#### What you should do:
Provide only the number of lines in the records below that contain "commands".

___ Material provided

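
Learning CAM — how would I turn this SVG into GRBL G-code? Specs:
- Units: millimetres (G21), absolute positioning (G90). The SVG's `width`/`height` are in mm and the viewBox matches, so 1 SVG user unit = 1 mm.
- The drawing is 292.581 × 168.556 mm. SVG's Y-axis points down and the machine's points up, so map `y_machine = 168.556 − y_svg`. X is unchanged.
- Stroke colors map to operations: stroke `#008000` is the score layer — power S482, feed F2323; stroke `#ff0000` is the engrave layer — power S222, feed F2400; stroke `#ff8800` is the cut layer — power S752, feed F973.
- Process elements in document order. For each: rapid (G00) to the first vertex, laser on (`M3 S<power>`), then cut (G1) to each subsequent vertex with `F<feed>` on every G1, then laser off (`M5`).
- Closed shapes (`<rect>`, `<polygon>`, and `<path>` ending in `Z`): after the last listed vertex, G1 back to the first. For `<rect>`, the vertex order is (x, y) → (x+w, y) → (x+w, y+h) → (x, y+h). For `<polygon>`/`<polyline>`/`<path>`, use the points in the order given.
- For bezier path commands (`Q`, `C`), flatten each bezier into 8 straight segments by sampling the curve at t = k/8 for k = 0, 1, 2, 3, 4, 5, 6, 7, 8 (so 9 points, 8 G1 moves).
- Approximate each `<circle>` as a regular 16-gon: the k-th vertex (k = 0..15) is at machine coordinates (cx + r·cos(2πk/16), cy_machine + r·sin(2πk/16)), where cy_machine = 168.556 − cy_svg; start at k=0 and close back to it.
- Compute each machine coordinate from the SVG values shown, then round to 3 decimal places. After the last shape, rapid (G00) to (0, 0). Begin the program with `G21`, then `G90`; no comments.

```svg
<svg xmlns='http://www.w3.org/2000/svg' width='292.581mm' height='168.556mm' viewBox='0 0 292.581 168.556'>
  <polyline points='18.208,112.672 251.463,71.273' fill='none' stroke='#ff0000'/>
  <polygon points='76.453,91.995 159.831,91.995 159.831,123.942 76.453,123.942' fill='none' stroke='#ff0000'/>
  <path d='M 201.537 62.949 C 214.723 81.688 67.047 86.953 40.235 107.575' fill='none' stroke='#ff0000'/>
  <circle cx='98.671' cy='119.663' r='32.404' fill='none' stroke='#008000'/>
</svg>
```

G21
G90
G00 X18.208 Y55.884
M3 S222
G1 X251.463 Y97.283 F2400
M5
G00 X76.453 Y76.561
M3 S222
G1 X159.831 Y76.561 F2400
G1 X159.831 Y44.614 F2400
G1 X76.453 Y44.614 F2400
G1 X76.453 Y76.561 F2400
M5
G00 X201.537 Y105.607
M3 S222
G1 X199.492 Y99.155 F2400
G1 X185.667 Y93.629 F2400
G1 X163.364 Y88.690 F2400
G1 X135.885 Y84.000 F2400
G1 X106.531 Y79.222 F2400
G1 X78.604 Y74.019 F2400
G1 X55.405 Y68.051 F2400
G1 X40.235 Y60.981 F2400
M5
G00 X131.075 Y48.893
M3 S482
G1 X128.608 Y61.293 F2323
G1 X121.584 Y71.806 F2323
G1 X111.071 Y78.830 F2323
G1 X98.671 Y81.297 F2323
G1 X86.271 Y78.830 F2323
G1 X75.758 Y71.806 F2323
G1 X68.734 Y61.293 F2323
G1 X66.267 Y48.893 F2323
G1 X68.734 Y36.493 F2323
G1 X75.758 Y25.980 F2323
G1 X86.271 Y18.956 F2323
G1 X98.671 Y16.489 F2323
G1 X111.071 Y18.956 F2323
G1 X121.584 Y25.980 F2323
G1 X128.608 Y36.493 F2323
G1 X131.075 Y48.893 F2323
M5
G00 X0.000 Y0.000

1 u = 1 mm; y_m = 168.556 − y.

[1] `<polyline>` line segment, #ff0000→engrave S222 F2400: (18.208,55.884) → (251.463,97.283)

[2] `<polygon>` rectangle, #ff0000→engrave S222 F2400: (76.453,76.561) → (159.831,76.561) → (159.831,44.614) → (76.453,44.614) → (76.453,76.561) (closed)

[3] `<path>` cubic bezier, #ff0000→engrave S222 F2400: (201.537,105.607) → (199.492,99.155) → (185.667,93.629) → (163.364,88.690) → (135.885,84.000) → (106.531,79.222) → (78.604,74.019) → (55.405,68.051) → (40.235,60.981)

[4] `<circle>` circle, #008000→score S482 F2323: (131.075,48.893) → (128.608,61.293) → (121.584,71.806) → (111.071,78.830) → (98.671,81.297) → (86.271,78.830) → (75.758,71.806) → (68.734,61.293) → (66.267,48.893) → (68.734,36.493) → (75.758,25.980) → (86.271,18.956) → (98.671,16.489) → (111.071,18.956) → (121.584,25.980) → (128.608,36.493) → (131.075,48.893) (closed)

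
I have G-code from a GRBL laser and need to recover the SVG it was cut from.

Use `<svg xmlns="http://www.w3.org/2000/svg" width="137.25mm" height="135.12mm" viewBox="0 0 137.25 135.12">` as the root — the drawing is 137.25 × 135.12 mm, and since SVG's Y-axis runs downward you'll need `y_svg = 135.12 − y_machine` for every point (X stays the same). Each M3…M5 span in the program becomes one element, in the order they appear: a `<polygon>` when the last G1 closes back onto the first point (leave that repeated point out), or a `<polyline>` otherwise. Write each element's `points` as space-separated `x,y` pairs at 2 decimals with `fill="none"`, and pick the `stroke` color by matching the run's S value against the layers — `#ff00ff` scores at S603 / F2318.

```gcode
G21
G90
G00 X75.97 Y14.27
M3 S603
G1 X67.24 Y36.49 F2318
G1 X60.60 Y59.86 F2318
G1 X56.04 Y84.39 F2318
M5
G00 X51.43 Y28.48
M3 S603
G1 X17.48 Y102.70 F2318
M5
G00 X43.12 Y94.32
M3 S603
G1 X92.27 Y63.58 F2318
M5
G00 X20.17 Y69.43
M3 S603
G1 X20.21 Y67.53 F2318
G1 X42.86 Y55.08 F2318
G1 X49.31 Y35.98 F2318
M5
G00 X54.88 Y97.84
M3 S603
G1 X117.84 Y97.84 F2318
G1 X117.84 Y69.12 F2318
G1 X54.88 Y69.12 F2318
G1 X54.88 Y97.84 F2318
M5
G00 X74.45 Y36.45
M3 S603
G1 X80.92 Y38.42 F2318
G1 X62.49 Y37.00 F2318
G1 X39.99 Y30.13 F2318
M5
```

<svg xmlns="http://www.w3.org/2000/svg" width="137.25mm" height="135.12mm" viewBox="0 0 137.25 135.12">
  <polyline points="75.97,120.85 67.24,98.63 60.60,75.26 56.04,50.73" fill="none" stroke="#ff00ff"/>
  <polyline points="51.43,106.64 17.48,32.42" fill="none" stroke="#ff00ff"/>
  <polyline points="43.12,40.80 92.27,71.54" fill="none" stroke="#ff00ff"/>
  <polyline points="20.17,65.69 20.21,67.59 42.86,80.04 49.31,99.14" fill="none" stroke="#ff00ff"/>
  <polygon points="54.88,37.28 117.84,37.28 117.84,66.00 54.88,66.00" fill="none" stroke="#ff00ff"/>
  <polyline points="74.45,98.67 80.92,96.70 62.49,98.12 39.99,104.99" fill="none" stroke="#ff00ff"/>
</svg>

Each laser-on run becomes one SVG element. Flip Y back into SVG space with y_svg = 135.12 − y_machine. Every run uses S603, so all elements get stroke `#ff00ff` (score).

Run 1: The run is open, so emit a `<polyline>` with points (Y-flipped): 75.97,120.85 67.24,98.63 60.60,75.26 56.04,50.73.

Run 2: The run is open, so emit a `<polyline>` with points (Y-flipped): 51.43,106.64 17.48,32.42.

Run 3: The run is open, so emit a `<polyline>` with points (Y-flipped): 43.12,40.80 92.27,71.54.

Run 4: The run is open, so emit a `<polyline>` with points (Y-flipped): 20.17,65.69 20.21,67.59 42.86,80.04 49.31,99.14.

Run 5: The run returns to its start, so emit a `<polygon>` with points (Y-flipped): 54.88,37.28 117.84,37.28 117.84,66.00 54.88,66.00.

Run 6: The run is open, so emit a `<polyline>` with points (Y-flipped): 74.45,98.67 80.92,96.70 62.49,98.12 39.99,104.99.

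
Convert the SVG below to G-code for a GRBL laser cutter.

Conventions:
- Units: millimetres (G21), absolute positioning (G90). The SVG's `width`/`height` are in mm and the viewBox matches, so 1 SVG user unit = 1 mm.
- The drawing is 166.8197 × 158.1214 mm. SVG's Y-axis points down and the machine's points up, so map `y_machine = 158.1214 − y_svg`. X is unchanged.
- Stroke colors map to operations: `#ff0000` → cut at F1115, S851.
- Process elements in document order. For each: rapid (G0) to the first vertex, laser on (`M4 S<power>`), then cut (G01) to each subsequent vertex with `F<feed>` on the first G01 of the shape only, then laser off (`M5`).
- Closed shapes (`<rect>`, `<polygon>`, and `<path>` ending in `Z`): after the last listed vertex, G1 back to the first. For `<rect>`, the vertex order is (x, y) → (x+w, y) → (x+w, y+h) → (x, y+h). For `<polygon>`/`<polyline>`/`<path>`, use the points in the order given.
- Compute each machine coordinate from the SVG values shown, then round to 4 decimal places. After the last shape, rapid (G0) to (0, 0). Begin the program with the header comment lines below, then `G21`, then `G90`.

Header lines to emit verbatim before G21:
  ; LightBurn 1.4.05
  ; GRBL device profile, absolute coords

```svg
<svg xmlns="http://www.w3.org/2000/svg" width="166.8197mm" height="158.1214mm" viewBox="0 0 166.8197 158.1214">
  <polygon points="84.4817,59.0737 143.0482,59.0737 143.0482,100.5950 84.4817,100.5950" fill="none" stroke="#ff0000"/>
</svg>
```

; LightBurn 1.4.05
; GRBL device profile, absolute coords
G21
G90
G0 X84.4817 Y99.0477
M4 S851
G01 X143.0482 Y99.0477 F1115
G01 X143.0482 Y57.5264
G01 X84.4817 Y57.5264
G01 X84.4817 Y99.0477
M5
G0 X0.0000 Y0.0000

viewBox `0 0 166.8197 158.1214` with mm width/height → 1 unit = 1 mm. Flip: y_m = 158.1214 − y_svg.

**Shape 1** — `<polygon>` rectangle, stroke `#ff0000` → cut (S851, F1115). Machine vertices: (84.4817,99.0477) → (143.0482,99.0477) → (143.0482,57.5264) → (84.4817,57.5264) → (84.4817,99.0477). Closed: final G1 returns to the first vertex.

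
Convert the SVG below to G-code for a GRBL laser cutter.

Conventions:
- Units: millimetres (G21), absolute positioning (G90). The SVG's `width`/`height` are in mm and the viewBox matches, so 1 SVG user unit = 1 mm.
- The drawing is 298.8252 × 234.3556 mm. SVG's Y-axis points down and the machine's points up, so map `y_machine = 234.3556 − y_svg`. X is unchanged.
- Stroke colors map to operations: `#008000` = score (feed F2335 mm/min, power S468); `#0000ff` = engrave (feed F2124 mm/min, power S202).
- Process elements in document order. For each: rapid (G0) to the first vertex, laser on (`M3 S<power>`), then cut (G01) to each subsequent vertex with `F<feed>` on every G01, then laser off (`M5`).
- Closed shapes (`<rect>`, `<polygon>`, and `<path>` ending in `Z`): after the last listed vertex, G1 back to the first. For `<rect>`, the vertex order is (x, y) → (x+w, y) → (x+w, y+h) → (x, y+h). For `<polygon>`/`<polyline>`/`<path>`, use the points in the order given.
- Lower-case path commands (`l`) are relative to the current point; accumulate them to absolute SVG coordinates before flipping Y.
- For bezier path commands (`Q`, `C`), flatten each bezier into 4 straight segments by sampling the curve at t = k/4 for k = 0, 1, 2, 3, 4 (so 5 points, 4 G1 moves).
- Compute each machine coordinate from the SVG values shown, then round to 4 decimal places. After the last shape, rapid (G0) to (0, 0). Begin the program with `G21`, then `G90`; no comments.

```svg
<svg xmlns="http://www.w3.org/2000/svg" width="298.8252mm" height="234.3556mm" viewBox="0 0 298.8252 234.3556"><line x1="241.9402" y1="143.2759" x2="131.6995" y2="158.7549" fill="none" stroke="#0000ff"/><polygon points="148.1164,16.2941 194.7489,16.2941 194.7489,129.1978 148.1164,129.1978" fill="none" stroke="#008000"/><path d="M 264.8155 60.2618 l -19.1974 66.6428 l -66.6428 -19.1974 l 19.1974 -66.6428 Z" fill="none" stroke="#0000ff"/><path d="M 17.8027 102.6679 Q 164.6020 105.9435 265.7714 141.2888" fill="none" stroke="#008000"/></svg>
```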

______

#### Task output:
3